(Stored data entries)
┌────────
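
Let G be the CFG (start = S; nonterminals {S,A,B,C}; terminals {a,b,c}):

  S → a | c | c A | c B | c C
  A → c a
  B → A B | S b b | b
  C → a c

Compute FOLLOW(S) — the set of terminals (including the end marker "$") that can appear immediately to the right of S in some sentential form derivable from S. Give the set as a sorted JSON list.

FIRST iteration:
[1]
  A via A→c a: +{c}
  B via B→A B: +{c}
  B via B→b: +{b}
  C via C→a c: +{a}
  S via S→a: +{a}
  S via S→c: +{c}
  FIRST(S)={a,c}  FIRST(A)={c}  FIRST(B)={b,c}  FIRST(C)={a}
[2]
  B via B→S b b: +{a}
  FIRST(S)={a,c}  FIRST(A)={c}  FIRST(B)={a,b,c}  FIRST(C)={a}
[3] done
  FIRST(S)={a,c}  FIRST(A)={c}  FIRST(B)={a,b,c}  FIRST(C)={a}

FOLLOW iteration:
initialize: $ ∈ FOLLOW(S)
iter 1:
  B→A B: FOLLOW(A) ⊇ FIRST(B) = {a,b,c}; new: +{a,b,c}
  B→S b b: FOLLOW(S) ⊇ FIRST(b) = {b}; new: +{b}
  S→c A: FOLLOW(A) ⊇ FOLLOW(S) ⊇ {$,b}; new: +{$}
  S→c B: FOLLOW(B) ⊇ FOLLOW(S) ⊇ {$,b}; new: +{$,b}
  S→c C: FOLLOW(C) ⊇ FOLLOW(S) ⊇ {$,b}; new: +{$,b}
  S: {$,b}  A: {$,a,b,c}  B: {$,b}  C: {$,b}
iter 2: (stable)
  S: {$,b}  A: {$,a,b,c}  B: {$,b}  C: {$,b}

FOLLOW(S) = ["$", "b"]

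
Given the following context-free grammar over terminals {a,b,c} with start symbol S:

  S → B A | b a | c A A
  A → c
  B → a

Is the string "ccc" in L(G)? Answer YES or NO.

Convert to CNF:
  S -> B A | T0 T1 | T2 X3
  A -> c
  B -> a
  T0 -> b
  T1 -> a
  T2 -> c
  X3 -> A A

CYK fill:
  [0..0]={A,T2}  "c"  orig:{A}
  [1..1]={A,T2}  "c"  orig:{A}
  [2..2]={A,T2}  "c"  orig:{A}
  [0..1]={X3}  "cc"  orig:{}
  [1..2]={X3}  "cc"  orig:{}
  [0..2]={S}  "ccc"

S ∈ T[0,2] ⇒ YES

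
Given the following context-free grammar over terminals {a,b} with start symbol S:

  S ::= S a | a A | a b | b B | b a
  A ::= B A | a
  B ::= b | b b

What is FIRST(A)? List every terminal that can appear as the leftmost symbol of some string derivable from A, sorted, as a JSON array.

FIRST iteration:
round 1:
  A via A→a: +{a}
  B via B→b: +{b}
  S via S→a A: +{a}
  S via S→b B: +{b}
  S: {a,b}  A: {a}  B: {b}
round 2:
  A via A→B A: +{b}
  S: {a,b}  A: {a,b}  B: {b}
round 3: (stable)
  S: {a,b}  A: {a,b}  B: {b}

FIRST(A) = ["a", "b"]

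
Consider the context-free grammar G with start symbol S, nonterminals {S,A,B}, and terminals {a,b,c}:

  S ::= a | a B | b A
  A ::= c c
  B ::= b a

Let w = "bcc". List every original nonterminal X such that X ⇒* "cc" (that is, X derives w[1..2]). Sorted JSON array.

CNF form of G:
  S -> T1 A | T2 B | a
  A -> T0 T0
  B -> T1 T2
  T0 -> c
  T1 -> b
  T2 -> a

CYK fill — only the sub-triangle for w[1..2]:
  cell(1,1) c: {T0}  orig:{}
  cell(2,2) c: {T0}  orig:{}
  cell(1,2) cc: {A}

Original NTs in T[1,2] deriving "cc": ["A"]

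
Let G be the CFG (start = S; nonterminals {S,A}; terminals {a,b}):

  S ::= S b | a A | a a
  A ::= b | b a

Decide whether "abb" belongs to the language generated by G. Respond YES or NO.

CNF form of G:
  S -> S T0 | T1 A | T1 T1
  A -> T0 T1 | b
  T0 -> b
  T1 -> a

CYK table (by increasing span):
  T[0,0] 'a' = {T1}  orig:{}
  T[1,1] 'b' = {A,T0}  orig:{A}
  T[2,2] 'b' = {A,T0}  orig:{A}
  T[0,1] 'ab' = {S}
  T[1,2] 'bb' = ∅
  T[0,2] 'abb' = {S}

S ∈ T[0,2] ⇒ YES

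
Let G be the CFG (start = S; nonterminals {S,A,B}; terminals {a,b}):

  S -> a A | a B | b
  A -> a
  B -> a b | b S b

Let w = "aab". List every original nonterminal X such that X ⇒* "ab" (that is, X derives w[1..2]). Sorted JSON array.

Convert to CNF:
  S -> T0 A | T0 B | b
  A -> a
  B -> T0 T1 | T1 X2
  T0 -> a
  T1 -> b
  X2 -> S T1

Fill CYK table bottom-up (cells [i..j] with 1 ≤ i ≤ j ≤ 2 only):
  [1..1]={A,T0}  "a"  orig:{A}
  [2..2]={S,T1}  "b"  orig:{S}
  [1..2]={B}  "ab"

Original NTs in T[1,2] deriving "ab": ["B"]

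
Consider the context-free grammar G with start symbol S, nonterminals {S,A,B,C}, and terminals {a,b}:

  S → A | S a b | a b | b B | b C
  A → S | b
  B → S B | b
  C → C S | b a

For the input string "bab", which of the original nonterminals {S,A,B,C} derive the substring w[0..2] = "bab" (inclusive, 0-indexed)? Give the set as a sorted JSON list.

CNF form of G:
  S -> S X3 | T0 T1 | T1 B | T1 C | b
  A -> S X2 | T0 T1 | T1 B | T1 C | b
  B -> S B | b
  C -> C S | T1 T0
  T0 -> a
  T1 -> b
  X2 -> T0 T1
  X3 -> T0 T1

CYK table (by increasing span), restricted to cells inside w[0..2]:
  T[0,0] 'b' = {A,B,S,T1}  orig:{A,B,S}
  T[1,1] 'a' = {T0}  orig:{}
  T[2,2] 'b' = {A,B,S,T1}  orig:{A,B,S}
  T[0,1] 'ba' = {C}
  T[1,2] 'ab' = {A,S,X2,X3}  orig:{A,S}
  T[0,2] 'bab' = {A,C,S}

Original NTs in T[0,2] deriving "bab": ["A", "C", "S"]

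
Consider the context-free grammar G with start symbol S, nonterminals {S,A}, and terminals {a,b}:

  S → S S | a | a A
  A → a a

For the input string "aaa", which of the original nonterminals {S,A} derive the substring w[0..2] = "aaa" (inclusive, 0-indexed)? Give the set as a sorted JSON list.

Convert to CNF:
  S -> S S | T0 A | a
  A -> T0 T0
  T0 -> a

CYK fill, restricted to cells inside w[0..2]:
  T[0,0] 'a' = {S,T0}  orig:{S}
  T[1,1] 'a' = {S,T0}  orig:{S}
  T[2,2] 'a' = {S,T0}  orig:{S}
  T[0,1] 'aa' = {A,S}
  T[1,2] 'aa' = {A,S}
  T[0,2] 'aaa' = {S}

Original NTs in T[0,2] deriving "aaa": ["S"]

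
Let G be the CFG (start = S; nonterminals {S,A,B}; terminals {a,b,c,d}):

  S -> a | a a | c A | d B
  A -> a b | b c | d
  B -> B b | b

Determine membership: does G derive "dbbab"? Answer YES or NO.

CNF form of G:
  S -> T0 T0 | T2 A | T3 B | a
  A -> T0 T1 | T1 T2 | d
  B -> B T1 | b
  T0 -> a
  T1 -> b
  T2 -> c
  T3 -> d

CYK fill:
  T[0,0] 'd' = {A,T3}  orig:{A}
  T[1,1] 'b' = {B,T1}  orig:{B}
  T[2,2] 'b' = {B,T1}  orig:{B}
  T[3,3] 'a' = {S,T0}  orig:{S}
  T[4,4] 'b' = {B,T1}  orig:{B}
  T[0,1] 'db' = {S}
  T[1,2] 'bb' = {B}
  T[2,3] 'ba' = ∅
  T[3,4] 'ab' = {A}
  T[0,2] 'dbb' = {S}
  T[1,3] 'bba' = ∅
  T[2,4] 'bab' = ∅
  T[0,3] 'dbba' = ∅
  T[1,4] 'bbab' = ∅
  T[0,4] 'dbbab' = ∅

S ∉ T[0,4] ⇒ NO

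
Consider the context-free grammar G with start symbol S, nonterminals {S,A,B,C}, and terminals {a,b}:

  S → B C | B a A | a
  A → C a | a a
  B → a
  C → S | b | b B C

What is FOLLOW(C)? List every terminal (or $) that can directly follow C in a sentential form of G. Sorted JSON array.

Compute FIRST by fixpoint:
pass 1:
  A via A→a a: +{a}
  B via B→a: +{a}
  C via C→b: +{b}
  S via S→B C: +{a}
  FIRST[S]={a}  FIRST[A]={a}  FIRST[B]={a}  FIRST[C]={b}
pass 2:
  A via A→C a: +{b}
  C via C→S: +{a}
  FIRST[S]={a}  FIRST[A]={a,b}  FIRST[B]={a}  FIRST[C]={a,b}
pass 3: (no change)
  FIRST[S]={a}  FIRST[A]={a,b}  FIRST[B]={a}  FIRST[C]={a,b}

Compute FOLLOW by fixpoint:
FOLLOW(S) := {$}
iter 1:
  A→C a: FOLLOW(C) ⊇ FIRST(a) = {a}; new: +{a}
  C→S: FOLLOW(S) ⊇ FOLLOW(C) ⊇ {a}; new: +{a}
  C→b B C: FOLLOW(B) ⊇ FIRST(C) = {a,b}; new: +{a,b}
  S→B C: FOLLOW(C) ⊇ FOLLOW(S) ⊇ {$,a}; new: +{$}
  S→B a A: FOLLOW(A) ⊇ FOLLOW(S) ⊇ {$,a}; new: +{$,a}
  FOLLOW[S]={$,a}  FOLLOW[A]={$,a}  FOLLOW[B]={a,b}  FOLLOW[C]={$,a}
iter 2: (no change)
  FOLLOW[S]={$,a}  FOLLOW[A]={$,a}  FOLLOW[B]={a,b}  FOLLOW[C]={$,a}

FOLLOW(C) = ["$", "a"]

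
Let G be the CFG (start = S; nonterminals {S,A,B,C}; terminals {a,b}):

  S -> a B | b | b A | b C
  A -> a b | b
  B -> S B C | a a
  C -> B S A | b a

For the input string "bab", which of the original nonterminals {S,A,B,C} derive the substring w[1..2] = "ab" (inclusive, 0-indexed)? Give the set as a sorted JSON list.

CNF form of G:
  S -> T0 B | T1 A | T1 C | b
  A -> T0 T1 | b
  B -> S X2 | T0 T0
  C -> B X3 | T1 T0
  T0 -> a
  T1 -> b
  X2 -> B C
  X3 -> S A

Fill CYK table bottom-up, restricted to cells inside w[1..2]:
  cell(1,1) a: {T0}  orig:{}
  cell(2,2) b: {A,S,T1}  orig:{A,S}
  cell(1,2) ab: {A}

Original NTs in T[1,2] deriving "ab": ["A"]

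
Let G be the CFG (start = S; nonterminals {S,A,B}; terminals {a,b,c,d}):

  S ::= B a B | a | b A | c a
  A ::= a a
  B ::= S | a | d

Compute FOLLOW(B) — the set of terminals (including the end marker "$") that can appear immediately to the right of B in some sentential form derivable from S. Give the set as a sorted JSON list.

FIRST iteration:
pass 1:
  A via A→a a: +{a}
  B via B→a: +{a}
  B via B→d: +{d}
  S via S→B a B: +{a,d}
  S via S→b A: +{b}
  S via S→c a: +{c}
  FIRST[S]={a,b,c,d}  FIRST[A]={a}  FIRST[B]={a,d}
pass 2:
  B via B→S: +{b,c}
  FIRST[S]={a,b,c,d}  FIRST[A]={a}  FIRST[B]={a,b,c,d}
pass 3: done
  FIRST[S]={a,b,c,d}  FIRST[A]={a}  FIRST[B]={a,b,c,d}

FOLLOW iteration:
seed FOLLOW(S) with $
round 1:
  S→B a B: FOLLOW(B) ⊇ FIRST(a) = {a}; new: +{a}
  S→B a B: FOLLOW(B) ⊇ FOLLOW(S) ⊇ {$}; new: +{$}
  S→b A: FOLLOW(A) ⊇ FOLLOW(S) ⊇ {$}; new: +{$}
  FOLLOW[S]={$}  FOLLOW[A]={$}  FOLLOW[B]={$,a}
round 2:
  B→S: FOLLOW(S) ⊇ FOLLOW(B) ⊇ {$,a}; new: +{a}
  S→b A: FOLLOW(A) ⊇ FOLLOW(S) ⊇ {$,a}; new: +{a}
  FOLLOW[S]={$,a}  FOLLOW[A]={$,a}  FOLLOW[B]={$,a}
round 3: (no change)
  FOLLOW[S]={$,a}  FOLLOW[A]={$,a}  FOLLOW[B]={$,a}

FOLLOW(B) = ["$", "a"]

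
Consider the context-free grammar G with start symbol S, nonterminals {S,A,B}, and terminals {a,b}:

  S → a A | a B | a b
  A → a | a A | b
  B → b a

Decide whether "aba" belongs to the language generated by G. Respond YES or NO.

CNF form of G:
  S -> T0 A | T0 B | T0 T1
  A -> T0 A | a | b
  B -> T1 T0
  T0 -> a
  T1 -> b

CYK table (by increasing span):
  T[0,0] 'a' = {A,T0}  orig:{A}
  T[1,1] 'b' = {A,T1}  orig:{A}
  T[2,2] 'a' = {A,T0}  orig:{A}
  T[0,1] 'ab' = {A,S}
  T[1,2] 'ba' = {B}
  T[0,2] 'aba' = {S}

S ∈ T[0,2] ⇒ YES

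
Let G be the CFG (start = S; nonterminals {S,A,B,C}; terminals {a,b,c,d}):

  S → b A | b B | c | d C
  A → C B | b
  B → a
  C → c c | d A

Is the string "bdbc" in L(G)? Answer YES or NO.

CNF form of G:
  S -> T1 C | T2 A | T2 B | c
  A -> C B | b
  B -> a
  C -> T0 T0 | T1 A
  T0 -> c
  T1 -> d
  T2 -> b

Fill CYK table bottom-up:
  [0..0]={A,T2}  "b"  orig:{A}
  [1..1]={T1}  "d"  orig:{}
  [2..2]={A,T2}  "b"  orig:{A}
  [3..3]={S,T0}  "c"  orig:{S}
  [0..1]=∅  "bd"
  [1..2]={C}  "db"
  [2..3]=∅  "bc"
  [0..2]=∅  "bdb"
  [1..3]=∅  "dbc"
  [0..3]=∅  "bdbc"

S ∉ T[0,3] ⇒ NO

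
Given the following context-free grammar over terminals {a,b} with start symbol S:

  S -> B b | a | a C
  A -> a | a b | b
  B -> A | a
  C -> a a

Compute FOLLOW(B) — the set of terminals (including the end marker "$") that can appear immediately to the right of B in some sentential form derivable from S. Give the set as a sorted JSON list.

Compute FIRST by fixpoint:
round 1:
  A via A→a: +{a}
  A via A→b: +{b}
  B via B→A: +{a,b}
  C via C→a a: +{a}
  S via S→B b: +{a,b}
  FIRST[S]={a,b}  FIRST[A]={a,b}  FIRST[B]={a,b}  FIRST[C]={a}
round 2: (no change)
  FIRST[S]={a,b}  FIRST[A]={a,b}  FIRST[B]={a,b}  FIRST[C]={a}

FOLLOW sets:
seed FOLLOW(S) with $
round 1:
  S→B b: FOLLOW(B) ⊇ FIRST(b) = {b}; new: +{b}
  S→a C: FOLLOW(C) ⊇ FOLLOW(S) ⊇ {$}; new: +{$}
  FOLLOW[S]={$}  FOLLOW[A]={}  FOLLOW[B]={b}  FOLLOW[C]={$}
round 2:
  B→A: FOLLOW(A) ⊇ FOLLOW(B) ⊇ {b}; new: +{b}
  FOLLOW[S]={$}  FOLLOW[A]={b}  FOLLOW[B]={b}  FOLLOW[C]={$}
round 3: — fixpoint
  FOLLOW[S]={$}  FOLLOW[A]={b}  FOLLOW[B]={b}  FOLLOW[C]={$}

FOLLOW(B) = ["b"]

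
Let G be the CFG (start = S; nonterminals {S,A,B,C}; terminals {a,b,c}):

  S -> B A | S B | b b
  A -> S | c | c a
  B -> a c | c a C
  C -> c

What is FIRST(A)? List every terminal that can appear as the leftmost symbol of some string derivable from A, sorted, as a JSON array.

Compute FIRST by fixpoint:
pass 1:
  A via A→c: +{c}
  B via B→a c: +{a}
  B via B→c a C: +{c}
  C via C→c: +{c}
  S via S→B A: +{a,c}
  S via S→b b: +{b}
  FIRST(S)={a,b,c}  FIRST(A)={c}  FIRST(B)={a,c}  FIRST(C)={c}
pass 2:
  A via A→S: +{a,b}
  FIRST(S)={a,b,c}  FIRST(A)={a,b,c}  FIRST(B)={a,c}  FIRST(C)={c}
pass 3: (stable)
  FIRST(S)={a,b,c}  FIRST(A)={a,b,c}  FIRST(B)={a,c}  FIRST(C)={c}

FIRST(A) = ["a", "b", "c"]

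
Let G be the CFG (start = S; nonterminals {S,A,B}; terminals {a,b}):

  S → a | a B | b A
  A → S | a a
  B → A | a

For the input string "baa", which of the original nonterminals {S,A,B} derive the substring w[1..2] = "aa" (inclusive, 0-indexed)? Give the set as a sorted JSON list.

CNF form of G:
  S -> T0 B | T1 A | a
  A -> T0 B | T0 T0 | T1 A | a
  B -> T0 B | T0 T0 | T1 A | a
  T0 -> a
  T1 -> b

Fill CYK table bottom-up — only the sub-triangle for w[1..2]:
  [1..1]={A,B,S,T0}  "a"  orig:{A,B,S}
  [2..2]={A,B,S,T0}  "a"  orig:{A,B,S}
  [1..2]={A,B,S}  "aa"

Original NTs in T[1,2] deriving "aa": ["A", "B", "S"]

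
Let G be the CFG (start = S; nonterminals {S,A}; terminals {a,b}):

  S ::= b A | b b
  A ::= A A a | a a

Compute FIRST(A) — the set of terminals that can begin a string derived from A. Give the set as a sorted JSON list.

FIRST sets, iterate to fixpoint:
iter 1:
  A via A→a a: +{a}
  S via S→b A: +{b}
  FIRST(S)={b}  FIRST(A)={a}
iter 2: (stable)
  FIRST(S)={b}  FIRST(A)={a}

FIRST(A) = ["a"]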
└────────
■ Exercise brief ■
In the data above, each line holding "Consider" is to be found and copied.

■ Exercise answer ■
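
Consider the context-free grammar G with start symbol S, nonterminals {S,A,B}, and terminals {a,b,c}:
Consider the context-free grammar G with start symbol S, nonterminals {S,A,B,C}, and terminals {a,b}:
Consider the context-free grammar G with start symbol S, nonterminals {S,A}, and terminals {a,b}:
Consider the context-free grammar G with start symbol S, nonterminals {S,A,B,C}, and terminals {a,b}:
Consider the context-free grammar G with start symbol S, nonterminals {S,A,B}, and terminals {a,b}: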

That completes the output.